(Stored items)

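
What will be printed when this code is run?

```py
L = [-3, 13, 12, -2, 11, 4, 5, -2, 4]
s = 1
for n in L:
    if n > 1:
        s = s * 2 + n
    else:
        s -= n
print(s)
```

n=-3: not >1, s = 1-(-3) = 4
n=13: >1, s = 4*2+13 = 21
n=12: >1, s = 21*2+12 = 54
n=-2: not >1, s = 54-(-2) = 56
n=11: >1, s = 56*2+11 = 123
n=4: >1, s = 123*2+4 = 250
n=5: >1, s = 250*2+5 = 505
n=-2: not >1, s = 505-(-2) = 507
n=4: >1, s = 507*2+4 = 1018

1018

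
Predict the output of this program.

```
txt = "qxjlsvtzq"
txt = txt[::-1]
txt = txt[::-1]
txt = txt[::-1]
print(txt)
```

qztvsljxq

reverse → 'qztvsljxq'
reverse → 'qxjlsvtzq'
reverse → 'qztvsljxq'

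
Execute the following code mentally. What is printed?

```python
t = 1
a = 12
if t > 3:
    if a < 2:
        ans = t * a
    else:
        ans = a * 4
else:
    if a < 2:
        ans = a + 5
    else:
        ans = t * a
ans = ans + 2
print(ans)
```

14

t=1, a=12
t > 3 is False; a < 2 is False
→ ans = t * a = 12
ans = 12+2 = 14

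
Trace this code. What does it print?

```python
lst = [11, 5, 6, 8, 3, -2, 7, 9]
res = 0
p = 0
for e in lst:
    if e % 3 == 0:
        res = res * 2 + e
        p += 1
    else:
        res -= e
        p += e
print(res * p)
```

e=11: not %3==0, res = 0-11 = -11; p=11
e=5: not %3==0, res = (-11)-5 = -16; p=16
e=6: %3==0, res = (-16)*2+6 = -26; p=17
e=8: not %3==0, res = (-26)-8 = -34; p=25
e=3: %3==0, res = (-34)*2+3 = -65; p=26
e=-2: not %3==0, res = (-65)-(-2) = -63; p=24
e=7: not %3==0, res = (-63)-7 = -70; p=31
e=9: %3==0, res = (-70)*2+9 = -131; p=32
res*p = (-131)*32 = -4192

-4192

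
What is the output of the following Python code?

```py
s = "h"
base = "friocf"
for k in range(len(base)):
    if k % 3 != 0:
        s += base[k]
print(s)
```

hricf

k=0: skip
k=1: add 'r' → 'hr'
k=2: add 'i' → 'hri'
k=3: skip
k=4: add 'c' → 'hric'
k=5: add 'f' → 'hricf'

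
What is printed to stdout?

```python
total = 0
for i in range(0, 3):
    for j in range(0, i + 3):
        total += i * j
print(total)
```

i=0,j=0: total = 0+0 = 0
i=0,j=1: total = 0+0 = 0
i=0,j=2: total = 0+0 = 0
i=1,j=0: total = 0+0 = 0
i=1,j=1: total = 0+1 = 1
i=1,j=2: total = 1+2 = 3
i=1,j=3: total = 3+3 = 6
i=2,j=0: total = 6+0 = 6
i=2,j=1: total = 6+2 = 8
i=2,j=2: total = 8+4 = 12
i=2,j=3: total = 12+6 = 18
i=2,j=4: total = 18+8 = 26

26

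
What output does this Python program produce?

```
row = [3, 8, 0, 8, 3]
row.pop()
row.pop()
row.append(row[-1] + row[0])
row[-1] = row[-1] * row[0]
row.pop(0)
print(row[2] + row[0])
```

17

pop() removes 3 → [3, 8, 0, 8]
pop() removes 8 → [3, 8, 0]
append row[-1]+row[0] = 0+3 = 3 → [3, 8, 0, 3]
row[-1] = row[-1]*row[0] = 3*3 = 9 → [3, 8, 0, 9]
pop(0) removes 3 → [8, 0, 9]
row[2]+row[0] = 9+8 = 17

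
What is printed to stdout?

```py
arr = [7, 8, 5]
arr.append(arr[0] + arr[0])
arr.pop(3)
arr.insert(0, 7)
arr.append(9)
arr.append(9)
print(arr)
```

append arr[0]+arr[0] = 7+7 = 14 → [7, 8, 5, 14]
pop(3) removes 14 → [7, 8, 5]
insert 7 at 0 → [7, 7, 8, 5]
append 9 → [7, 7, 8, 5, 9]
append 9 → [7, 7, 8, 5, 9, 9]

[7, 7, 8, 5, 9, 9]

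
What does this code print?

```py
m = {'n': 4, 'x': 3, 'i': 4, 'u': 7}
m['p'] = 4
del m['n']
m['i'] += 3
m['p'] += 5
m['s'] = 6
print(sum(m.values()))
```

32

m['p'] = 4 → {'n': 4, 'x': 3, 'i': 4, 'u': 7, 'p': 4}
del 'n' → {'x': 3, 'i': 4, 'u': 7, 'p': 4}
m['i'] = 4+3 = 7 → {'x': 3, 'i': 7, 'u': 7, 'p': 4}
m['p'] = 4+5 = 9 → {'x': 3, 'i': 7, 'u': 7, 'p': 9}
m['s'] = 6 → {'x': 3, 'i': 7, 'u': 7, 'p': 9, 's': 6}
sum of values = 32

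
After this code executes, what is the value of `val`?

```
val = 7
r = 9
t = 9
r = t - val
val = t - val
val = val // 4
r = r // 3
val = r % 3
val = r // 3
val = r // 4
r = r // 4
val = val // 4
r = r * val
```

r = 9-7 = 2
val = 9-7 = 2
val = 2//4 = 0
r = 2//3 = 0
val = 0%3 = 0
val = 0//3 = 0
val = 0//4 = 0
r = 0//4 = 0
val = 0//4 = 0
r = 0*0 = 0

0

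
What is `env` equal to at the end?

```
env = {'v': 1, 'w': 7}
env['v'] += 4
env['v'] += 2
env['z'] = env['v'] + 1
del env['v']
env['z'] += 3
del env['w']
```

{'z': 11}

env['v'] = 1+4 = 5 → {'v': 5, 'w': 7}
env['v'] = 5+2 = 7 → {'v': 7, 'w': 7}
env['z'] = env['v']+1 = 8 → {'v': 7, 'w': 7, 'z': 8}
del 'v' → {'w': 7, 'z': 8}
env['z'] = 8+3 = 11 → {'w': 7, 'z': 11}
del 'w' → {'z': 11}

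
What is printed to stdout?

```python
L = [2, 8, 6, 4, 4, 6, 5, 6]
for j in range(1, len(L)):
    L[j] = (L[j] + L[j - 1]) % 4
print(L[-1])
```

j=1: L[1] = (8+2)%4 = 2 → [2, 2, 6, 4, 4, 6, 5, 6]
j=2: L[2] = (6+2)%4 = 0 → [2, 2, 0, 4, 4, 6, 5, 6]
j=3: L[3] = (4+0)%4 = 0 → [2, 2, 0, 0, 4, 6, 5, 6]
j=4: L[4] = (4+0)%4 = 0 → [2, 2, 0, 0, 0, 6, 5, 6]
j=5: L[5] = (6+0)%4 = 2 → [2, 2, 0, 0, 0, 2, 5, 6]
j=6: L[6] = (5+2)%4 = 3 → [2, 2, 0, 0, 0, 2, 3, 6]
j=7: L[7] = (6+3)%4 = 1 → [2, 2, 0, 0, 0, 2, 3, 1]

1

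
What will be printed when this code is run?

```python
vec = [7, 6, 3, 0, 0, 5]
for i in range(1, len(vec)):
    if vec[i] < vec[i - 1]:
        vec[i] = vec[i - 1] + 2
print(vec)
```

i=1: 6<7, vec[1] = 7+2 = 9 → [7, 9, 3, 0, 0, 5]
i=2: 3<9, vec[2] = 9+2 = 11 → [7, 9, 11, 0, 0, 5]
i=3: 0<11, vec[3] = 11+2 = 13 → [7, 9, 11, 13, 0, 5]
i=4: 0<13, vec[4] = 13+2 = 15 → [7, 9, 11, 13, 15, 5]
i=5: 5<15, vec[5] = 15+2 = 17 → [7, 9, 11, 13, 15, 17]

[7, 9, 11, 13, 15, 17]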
--
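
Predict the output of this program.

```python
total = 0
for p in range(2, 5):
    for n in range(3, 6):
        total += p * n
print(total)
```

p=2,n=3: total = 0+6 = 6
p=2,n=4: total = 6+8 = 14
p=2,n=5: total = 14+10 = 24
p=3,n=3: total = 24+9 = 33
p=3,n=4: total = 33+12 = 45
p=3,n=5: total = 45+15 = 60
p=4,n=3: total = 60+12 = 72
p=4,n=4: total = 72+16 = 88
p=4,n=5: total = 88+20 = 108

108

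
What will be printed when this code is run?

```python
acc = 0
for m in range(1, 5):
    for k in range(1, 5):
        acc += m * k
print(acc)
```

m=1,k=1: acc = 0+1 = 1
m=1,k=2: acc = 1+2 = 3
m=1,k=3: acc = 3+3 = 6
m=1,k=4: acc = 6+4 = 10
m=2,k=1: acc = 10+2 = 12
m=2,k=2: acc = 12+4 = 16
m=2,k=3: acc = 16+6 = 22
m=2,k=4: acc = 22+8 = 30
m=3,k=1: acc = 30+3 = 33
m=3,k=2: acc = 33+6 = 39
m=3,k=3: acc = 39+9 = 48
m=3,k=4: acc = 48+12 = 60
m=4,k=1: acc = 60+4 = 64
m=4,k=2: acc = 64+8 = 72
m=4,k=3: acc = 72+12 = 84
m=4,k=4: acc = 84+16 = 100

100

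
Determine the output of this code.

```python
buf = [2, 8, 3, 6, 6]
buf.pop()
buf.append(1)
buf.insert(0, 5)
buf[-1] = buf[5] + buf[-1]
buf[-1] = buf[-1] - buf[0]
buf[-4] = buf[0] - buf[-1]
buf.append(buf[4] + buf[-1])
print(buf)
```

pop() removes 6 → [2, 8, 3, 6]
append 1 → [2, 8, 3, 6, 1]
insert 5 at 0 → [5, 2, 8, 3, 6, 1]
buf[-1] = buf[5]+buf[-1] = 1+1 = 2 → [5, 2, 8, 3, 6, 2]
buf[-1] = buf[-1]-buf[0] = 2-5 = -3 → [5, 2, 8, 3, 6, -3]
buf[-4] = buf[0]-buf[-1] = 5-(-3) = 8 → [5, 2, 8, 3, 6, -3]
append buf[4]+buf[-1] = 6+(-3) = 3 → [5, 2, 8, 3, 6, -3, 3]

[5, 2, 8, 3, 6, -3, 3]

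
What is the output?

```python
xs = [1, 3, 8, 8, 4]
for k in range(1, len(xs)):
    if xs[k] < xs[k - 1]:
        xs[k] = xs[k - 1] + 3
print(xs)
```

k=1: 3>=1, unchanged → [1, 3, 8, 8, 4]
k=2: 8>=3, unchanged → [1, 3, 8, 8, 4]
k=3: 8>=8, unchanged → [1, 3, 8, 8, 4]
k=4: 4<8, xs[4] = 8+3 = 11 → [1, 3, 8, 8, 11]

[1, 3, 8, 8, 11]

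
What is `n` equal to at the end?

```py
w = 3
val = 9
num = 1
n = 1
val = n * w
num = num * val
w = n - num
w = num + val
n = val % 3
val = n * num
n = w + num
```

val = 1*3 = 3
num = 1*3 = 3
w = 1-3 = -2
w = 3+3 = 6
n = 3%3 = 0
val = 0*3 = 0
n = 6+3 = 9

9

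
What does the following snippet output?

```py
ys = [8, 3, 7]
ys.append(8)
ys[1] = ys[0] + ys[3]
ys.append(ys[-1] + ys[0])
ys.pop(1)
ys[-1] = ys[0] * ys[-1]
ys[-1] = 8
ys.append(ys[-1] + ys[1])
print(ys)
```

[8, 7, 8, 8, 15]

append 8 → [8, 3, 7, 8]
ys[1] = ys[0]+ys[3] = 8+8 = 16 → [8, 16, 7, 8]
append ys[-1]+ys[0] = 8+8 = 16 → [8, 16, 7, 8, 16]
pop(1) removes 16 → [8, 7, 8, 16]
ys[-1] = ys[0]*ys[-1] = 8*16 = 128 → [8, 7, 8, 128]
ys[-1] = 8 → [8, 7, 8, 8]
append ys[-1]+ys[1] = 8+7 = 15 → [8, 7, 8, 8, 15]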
--
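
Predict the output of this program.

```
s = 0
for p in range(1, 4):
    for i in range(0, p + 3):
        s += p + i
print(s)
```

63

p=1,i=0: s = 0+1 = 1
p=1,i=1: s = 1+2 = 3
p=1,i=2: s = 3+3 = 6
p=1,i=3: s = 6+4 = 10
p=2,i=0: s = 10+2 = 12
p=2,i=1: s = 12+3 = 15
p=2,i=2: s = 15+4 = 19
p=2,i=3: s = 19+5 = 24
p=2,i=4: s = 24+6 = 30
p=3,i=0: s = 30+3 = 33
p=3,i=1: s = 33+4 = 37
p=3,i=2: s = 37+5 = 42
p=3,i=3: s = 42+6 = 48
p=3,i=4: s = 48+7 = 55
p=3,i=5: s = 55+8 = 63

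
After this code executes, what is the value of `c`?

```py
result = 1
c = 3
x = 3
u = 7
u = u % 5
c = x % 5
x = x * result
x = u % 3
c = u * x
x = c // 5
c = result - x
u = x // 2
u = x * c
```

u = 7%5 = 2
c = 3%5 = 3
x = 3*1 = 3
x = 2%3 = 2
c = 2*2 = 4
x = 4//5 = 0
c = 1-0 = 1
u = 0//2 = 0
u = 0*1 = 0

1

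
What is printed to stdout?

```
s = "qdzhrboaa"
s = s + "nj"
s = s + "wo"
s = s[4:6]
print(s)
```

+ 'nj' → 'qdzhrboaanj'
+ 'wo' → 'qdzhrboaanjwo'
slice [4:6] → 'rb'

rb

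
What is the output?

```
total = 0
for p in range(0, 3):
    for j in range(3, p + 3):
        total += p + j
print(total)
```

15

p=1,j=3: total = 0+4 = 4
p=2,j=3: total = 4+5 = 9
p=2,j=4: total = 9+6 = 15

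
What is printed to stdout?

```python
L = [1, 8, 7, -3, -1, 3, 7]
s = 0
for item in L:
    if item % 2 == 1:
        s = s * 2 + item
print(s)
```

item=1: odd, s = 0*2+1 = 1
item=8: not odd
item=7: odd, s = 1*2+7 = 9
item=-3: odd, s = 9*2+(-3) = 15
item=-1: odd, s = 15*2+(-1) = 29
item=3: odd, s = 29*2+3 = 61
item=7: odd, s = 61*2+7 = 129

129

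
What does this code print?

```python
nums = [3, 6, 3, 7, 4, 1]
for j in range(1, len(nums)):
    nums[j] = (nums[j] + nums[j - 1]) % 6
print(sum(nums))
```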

* **EXERCISE**: Across the entries, each line containing the word "executes" is to be counted once; the total alone is to be given.

* **OUTPUT**: 2